Stored items:

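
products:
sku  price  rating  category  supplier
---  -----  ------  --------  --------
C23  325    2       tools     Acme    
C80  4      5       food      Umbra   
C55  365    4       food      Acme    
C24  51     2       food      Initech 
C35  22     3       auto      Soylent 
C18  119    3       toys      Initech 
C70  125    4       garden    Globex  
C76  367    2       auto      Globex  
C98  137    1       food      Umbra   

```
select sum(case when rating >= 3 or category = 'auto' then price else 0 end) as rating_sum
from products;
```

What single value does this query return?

sku=C23: ✗
sku=C80: ✓ → 4
sku=C55: ✓ → 365
sku=C24: ✗
sku=C35: ✓ → 22
sku=C18: ✓ → 119
sku=C70: ✓ → 125
sku=C76: ✓ → 367
sku=C98: ✗
rating_sum = 4 + 365 + 22 + 119 + 125 + 367 = 1002

1002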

WHAT NEEDS TO BE DONE: In how many lines of the data does the word "food" appear? Respond with the number and nothing more.

PROBLEM SOLUTION: 4